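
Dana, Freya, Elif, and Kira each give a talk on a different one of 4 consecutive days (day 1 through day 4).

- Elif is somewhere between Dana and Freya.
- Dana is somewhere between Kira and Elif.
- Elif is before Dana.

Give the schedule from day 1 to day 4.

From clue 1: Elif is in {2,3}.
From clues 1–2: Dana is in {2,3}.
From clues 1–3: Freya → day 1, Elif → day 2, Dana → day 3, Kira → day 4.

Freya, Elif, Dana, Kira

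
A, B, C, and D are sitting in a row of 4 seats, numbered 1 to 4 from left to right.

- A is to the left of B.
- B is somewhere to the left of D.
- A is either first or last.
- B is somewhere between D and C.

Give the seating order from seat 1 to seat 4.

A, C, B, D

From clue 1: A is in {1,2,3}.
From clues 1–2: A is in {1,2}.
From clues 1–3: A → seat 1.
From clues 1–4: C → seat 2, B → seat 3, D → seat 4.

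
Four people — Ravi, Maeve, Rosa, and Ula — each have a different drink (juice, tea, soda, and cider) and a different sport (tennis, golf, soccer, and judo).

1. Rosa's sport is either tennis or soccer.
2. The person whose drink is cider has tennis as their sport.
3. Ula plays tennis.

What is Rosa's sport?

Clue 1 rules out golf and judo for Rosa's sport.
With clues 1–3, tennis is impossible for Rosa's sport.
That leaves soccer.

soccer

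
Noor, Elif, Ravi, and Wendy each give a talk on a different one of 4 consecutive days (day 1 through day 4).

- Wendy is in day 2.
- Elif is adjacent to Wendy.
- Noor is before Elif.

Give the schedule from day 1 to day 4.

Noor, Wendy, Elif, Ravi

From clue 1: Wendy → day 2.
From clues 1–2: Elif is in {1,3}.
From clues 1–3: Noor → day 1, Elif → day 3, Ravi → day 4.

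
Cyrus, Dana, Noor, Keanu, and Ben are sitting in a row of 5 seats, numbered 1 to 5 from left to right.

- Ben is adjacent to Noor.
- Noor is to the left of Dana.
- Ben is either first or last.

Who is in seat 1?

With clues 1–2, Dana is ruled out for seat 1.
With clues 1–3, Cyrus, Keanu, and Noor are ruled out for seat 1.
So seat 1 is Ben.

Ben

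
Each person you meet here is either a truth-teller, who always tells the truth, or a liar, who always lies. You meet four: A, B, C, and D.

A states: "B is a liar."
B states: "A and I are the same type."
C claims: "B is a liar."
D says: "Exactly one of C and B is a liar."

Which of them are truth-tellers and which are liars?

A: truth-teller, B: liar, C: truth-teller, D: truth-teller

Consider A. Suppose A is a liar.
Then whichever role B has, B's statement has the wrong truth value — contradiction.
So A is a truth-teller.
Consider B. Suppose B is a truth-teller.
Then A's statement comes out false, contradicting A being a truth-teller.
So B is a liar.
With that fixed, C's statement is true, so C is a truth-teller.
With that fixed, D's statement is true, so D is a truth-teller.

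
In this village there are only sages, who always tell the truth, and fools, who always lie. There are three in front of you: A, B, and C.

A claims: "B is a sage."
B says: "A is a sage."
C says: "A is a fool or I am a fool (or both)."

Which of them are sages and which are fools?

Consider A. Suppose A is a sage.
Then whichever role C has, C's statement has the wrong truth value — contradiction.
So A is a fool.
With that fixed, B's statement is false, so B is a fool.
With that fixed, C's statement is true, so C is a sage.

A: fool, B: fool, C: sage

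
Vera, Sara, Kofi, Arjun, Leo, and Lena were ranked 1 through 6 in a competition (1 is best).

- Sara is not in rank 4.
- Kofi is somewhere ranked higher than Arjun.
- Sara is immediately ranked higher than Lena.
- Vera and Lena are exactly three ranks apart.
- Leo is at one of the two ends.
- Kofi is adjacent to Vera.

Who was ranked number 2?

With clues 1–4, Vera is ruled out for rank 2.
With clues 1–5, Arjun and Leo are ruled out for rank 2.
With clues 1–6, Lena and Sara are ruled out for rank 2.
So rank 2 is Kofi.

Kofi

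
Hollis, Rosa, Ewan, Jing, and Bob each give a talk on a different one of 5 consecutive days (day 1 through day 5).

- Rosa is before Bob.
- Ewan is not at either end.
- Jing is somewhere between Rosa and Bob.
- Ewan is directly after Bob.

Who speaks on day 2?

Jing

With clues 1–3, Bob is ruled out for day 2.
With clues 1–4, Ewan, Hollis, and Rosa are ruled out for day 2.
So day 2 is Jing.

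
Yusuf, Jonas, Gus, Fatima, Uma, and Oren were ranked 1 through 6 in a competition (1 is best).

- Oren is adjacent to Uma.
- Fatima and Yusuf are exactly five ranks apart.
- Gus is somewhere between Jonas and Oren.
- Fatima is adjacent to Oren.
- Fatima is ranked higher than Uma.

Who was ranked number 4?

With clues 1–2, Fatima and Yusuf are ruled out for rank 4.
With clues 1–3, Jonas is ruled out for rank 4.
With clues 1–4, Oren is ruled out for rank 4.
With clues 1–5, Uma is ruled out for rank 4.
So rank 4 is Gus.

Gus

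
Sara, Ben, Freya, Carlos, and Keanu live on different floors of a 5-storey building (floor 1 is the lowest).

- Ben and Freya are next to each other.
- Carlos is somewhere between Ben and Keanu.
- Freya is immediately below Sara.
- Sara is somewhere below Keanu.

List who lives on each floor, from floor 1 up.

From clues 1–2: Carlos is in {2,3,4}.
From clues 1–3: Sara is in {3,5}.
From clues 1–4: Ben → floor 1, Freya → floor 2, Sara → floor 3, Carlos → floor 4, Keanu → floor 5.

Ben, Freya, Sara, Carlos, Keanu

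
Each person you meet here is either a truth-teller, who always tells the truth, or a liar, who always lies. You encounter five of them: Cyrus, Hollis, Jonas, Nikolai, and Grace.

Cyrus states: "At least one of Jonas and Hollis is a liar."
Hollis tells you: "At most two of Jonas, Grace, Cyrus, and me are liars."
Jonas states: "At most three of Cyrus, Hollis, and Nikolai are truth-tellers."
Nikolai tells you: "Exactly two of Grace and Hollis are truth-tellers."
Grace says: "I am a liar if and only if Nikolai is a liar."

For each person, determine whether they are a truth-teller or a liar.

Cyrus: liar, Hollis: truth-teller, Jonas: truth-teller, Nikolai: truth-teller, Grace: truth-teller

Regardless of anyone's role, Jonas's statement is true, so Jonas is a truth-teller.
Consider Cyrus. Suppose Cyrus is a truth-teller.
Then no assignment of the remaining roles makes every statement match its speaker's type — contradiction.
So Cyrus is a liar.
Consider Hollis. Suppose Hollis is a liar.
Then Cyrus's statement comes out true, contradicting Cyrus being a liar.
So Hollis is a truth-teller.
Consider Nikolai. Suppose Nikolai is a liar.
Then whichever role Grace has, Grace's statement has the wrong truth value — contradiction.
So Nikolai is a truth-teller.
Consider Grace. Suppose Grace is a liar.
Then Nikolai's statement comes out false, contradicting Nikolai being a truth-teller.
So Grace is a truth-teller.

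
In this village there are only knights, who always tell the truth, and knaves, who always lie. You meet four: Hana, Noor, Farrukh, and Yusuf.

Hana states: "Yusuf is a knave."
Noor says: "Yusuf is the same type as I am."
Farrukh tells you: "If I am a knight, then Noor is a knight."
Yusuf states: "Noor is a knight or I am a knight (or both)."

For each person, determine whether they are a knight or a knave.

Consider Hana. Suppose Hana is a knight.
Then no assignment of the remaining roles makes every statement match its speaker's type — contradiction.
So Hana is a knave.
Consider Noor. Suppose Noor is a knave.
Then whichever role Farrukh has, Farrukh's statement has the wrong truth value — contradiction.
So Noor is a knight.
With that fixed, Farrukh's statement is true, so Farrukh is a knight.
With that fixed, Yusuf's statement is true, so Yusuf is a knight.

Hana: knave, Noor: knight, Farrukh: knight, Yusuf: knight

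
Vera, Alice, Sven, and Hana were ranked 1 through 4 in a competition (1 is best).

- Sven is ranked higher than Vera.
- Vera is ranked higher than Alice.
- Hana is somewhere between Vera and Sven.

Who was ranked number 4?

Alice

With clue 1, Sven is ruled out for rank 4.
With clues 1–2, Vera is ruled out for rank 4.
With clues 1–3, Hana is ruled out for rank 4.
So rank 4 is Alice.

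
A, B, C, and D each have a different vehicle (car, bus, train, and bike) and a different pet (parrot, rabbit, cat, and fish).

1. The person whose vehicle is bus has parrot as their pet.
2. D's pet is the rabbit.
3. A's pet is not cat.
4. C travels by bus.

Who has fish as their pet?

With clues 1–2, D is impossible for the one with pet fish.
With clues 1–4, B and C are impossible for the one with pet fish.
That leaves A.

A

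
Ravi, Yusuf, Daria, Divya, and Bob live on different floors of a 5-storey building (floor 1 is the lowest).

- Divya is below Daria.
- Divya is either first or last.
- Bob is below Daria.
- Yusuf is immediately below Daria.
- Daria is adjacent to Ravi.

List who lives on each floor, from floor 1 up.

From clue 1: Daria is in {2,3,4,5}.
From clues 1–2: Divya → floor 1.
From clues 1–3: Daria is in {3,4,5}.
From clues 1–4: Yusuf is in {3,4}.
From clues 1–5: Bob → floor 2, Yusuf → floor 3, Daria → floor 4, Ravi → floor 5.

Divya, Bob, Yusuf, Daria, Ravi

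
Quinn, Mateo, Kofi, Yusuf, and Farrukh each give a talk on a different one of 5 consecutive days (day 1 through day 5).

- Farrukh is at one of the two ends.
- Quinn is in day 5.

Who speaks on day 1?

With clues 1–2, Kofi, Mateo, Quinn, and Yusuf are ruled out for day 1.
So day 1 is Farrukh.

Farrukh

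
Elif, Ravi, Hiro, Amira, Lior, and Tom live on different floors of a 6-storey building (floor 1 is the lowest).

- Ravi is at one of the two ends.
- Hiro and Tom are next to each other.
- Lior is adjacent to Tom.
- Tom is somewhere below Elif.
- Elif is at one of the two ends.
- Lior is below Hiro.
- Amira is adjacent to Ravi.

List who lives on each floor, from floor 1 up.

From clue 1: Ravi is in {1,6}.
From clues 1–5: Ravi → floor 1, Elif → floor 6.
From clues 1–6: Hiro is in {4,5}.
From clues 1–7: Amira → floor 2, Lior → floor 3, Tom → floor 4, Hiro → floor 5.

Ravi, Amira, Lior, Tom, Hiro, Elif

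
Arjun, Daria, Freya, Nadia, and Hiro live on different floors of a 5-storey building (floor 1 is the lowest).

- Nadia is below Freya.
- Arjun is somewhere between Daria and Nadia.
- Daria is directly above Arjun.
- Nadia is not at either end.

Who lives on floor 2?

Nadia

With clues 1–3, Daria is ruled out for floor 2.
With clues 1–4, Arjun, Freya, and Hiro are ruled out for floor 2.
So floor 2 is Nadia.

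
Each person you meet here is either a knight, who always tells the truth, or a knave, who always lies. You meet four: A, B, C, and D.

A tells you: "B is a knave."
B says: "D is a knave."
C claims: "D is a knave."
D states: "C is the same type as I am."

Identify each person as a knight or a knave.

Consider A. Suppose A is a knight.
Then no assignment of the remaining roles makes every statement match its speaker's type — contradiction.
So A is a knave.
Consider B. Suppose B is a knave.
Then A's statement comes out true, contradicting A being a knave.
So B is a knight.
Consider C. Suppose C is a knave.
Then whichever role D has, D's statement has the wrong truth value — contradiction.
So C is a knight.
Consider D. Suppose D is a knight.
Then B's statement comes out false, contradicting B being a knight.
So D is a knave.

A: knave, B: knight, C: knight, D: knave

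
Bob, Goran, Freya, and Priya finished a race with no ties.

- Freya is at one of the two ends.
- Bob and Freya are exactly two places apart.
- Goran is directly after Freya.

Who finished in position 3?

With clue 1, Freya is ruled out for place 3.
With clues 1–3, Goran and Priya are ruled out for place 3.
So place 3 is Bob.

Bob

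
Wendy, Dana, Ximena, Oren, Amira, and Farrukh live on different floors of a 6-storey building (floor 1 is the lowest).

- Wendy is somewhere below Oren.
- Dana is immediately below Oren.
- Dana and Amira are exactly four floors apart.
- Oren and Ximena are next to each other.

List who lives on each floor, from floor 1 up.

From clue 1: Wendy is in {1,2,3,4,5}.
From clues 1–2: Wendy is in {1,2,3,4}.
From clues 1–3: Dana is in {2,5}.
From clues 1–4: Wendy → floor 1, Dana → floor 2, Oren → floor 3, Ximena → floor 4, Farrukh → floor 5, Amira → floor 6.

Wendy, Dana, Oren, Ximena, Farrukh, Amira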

* * *

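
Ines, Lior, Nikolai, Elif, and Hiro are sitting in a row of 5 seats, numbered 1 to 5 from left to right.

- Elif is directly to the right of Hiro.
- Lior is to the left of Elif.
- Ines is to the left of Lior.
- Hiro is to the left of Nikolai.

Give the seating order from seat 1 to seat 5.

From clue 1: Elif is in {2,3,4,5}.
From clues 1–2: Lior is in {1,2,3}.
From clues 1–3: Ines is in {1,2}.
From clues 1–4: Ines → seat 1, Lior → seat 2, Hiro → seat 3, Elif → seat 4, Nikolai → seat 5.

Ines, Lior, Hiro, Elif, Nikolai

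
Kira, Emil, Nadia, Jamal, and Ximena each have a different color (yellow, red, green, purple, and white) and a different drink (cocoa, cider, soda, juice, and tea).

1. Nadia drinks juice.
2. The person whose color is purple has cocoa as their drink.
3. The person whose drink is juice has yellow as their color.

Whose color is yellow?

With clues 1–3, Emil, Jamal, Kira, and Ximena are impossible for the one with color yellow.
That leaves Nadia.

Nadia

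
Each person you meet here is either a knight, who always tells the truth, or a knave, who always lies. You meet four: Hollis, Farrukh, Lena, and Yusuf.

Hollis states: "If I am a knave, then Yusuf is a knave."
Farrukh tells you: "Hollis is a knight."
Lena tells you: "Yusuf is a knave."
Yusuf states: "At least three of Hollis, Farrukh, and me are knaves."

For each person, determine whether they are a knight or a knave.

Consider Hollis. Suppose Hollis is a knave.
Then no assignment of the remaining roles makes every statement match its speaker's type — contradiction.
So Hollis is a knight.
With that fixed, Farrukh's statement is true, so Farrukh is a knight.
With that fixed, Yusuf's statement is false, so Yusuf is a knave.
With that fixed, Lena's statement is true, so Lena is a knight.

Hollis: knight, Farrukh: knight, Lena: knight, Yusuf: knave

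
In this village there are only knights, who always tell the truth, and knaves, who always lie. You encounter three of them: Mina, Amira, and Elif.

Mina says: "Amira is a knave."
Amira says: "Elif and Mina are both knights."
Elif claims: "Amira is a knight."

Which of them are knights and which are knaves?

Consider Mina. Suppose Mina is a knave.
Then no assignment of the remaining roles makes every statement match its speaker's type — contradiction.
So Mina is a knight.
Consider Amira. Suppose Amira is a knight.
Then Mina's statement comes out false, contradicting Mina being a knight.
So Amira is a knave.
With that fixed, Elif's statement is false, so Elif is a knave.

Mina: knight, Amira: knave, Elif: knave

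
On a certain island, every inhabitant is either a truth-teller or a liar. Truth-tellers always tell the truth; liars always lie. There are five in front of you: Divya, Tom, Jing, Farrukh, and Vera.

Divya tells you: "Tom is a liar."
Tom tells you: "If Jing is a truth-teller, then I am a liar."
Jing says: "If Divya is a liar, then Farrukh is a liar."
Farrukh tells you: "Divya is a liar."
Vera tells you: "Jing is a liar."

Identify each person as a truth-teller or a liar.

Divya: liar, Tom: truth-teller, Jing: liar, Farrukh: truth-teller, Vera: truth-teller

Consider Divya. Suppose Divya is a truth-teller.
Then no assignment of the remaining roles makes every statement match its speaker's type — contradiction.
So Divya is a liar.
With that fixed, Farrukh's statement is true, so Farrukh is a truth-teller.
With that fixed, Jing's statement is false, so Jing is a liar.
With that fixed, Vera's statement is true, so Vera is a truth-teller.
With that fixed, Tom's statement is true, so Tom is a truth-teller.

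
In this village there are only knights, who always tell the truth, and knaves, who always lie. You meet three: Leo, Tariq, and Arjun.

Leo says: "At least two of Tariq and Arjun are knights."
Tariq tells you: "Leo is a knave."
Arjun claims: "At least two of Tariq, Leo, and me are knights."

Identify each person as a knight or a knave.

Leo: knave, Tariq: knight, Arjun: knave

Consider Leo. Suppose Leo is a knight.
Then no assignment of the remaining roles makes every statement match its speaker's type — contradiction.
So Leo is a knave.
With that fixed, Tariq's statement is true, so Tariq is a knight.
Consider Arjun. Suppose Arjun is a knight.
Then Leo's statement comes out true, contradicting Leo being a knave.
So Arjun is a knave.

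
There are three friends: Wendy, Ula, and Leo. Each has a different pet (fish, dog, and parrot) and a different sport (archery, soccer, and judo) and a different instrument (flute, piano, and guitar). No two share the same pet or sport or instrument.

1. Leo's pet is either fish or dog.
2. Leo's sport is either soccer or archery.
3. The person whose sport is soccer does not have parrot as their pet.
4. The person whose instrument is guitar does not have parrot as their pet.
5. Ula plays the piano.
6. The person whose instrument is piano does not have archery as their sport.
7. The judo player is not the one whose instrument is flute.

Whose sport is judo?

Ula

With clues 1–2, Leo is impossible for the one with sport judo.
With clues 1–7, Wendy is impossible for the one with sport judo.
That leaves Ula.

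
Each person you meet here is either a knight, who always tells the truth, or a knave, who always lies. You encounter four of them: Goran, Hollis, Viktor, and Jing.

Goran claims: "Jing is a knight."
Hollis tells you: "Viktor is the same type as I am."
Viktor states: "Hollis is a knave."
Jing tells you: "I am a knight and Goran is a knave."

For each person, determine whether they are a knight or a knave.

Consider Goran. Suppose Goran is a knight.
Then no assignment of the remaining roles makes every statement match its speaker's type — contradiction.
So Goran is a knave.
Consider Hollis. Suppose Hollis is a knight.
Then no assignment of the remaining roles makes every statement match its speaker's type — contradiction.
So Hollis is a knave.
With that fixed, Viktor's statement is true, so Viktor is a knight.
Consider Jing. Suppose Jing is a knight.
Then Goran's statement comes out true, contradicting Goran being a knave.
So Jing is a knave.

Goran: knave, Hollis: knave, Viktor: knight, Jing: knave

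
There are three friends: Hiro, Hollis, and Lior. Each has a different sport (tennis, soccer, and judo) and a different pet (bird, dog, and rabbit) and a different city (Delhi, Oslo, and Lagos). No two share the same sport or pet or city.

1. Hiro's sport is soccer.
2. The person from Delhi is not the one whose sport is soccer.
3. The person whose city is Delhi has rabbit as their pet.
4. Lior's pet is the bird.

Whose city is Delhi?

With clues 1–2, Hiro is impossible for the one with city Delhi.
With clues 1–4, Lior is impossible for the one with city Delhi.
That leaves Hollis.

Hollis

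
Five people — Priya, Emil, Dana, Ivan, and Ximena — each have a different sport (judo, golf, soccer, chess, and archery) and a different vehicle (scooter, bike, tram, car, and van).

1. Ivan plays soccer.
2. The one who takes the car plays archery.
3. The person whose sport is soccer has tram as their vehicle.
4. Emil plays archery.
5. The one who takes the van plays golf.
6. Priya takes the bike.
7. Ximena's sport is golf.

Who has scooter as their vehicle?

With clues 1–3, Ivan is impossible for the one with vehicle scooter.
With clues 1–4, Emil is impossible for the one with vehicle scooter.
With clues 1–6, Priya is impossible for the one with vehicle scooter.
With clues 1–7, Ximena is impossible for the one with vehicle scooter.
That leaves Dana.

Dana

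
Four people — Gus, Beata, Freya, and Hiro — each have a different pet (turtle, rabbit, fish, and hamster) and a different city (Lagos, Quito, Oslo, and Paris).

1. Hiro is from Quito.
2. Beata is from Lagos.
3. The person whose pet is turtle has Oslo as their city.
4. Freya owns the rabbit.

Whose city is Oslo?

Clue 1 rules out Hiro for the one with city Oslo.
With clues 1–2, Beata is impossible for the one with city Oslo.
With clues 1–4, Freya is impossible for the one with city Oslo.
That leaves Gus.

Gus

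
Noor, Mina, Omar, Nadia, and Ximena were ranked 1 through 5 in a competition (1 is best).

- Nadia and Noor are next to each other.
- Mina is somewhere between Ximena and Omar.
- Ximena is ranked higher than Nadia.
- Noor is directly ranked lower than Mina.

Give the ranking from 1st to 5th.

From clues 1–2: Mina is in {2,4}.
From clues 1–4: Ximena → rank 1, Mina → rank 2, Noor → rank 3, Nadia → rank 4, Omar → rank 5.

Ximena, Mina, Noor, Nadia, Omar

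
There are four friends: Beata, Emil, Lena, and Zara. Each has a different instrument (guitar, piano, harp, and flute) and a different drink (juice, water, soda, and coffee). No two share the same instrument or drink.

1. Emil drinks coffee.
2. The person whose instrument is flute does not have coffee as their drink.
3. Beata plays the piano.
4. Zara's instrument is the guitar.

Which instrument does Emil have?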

---

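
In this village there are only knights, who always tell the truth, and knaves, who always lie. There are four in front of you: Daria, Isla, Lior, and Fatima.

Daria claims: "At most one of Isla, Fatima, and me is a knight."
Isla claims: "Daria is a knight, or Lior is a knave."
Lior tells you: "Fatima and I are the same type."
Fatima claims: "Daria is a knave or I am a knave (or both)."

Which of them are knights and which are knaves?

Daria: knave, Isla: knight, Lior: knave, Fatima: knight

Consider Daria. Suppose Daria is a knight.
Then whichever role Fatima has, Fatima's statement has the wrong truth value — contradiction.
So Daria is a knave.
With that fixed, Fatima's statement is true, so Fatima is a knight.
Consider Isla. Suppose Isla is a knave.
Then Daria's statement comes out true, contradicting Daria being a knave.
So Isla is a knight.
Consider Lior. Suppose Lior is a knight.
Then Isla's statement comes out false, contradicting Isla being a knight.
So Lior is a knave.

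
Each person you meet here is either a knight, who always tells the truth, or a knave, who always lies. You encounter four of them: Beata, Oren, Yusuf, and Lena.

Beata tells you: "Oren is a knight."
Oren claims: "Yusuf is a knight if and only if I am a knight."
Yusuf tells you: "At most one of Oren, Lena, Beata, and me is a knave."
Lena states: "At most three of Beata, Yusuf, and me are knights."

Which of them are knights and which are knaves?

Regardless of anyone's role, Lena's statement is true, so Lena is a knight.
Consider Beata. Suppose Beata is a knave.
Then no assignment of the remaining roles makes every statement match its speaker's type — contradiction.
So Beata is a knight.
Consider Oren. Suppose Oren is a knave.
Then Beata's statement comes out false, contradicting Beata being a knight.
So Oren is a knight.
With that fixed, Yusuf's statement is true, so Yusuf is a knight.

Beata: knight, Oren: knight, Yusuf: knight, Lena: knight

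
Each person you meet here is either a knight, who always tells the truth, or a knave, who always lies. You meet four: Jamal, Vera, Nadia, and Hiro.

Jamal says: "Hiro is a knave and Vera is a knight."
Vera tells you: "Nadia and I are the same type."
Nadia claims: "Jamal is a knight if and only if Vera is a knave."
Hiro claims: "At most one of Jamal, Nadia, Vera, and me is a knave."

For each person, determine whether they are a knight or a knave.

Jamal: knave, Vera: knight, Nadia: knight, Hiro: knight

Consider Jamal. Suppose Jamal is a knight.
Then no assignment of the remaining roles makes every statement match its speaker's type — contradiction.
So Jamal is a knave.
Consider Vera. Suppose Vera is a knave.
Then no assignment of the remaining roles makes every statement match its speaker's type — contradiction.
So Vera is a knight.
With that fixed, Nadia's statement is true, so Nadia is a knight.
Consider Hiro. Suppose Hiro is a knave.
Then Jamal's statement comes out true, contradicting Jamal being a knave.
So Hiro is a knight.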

Exercise directions: Of all the entries above, retype exactly the lines from the line with "- Hiro and Tom are next to each other." to the line with "- Amira is adjacent to Ravi.", both included, and no others.

Problem solution:
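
- Hiro and Tom are next to each other.
- Lior is adjacent to Tom.
- Tom is somewhere below Elif.
- Elif is at one of the two ends.
- Lior is below Hiro.
- Amira is adjacent to Ravi.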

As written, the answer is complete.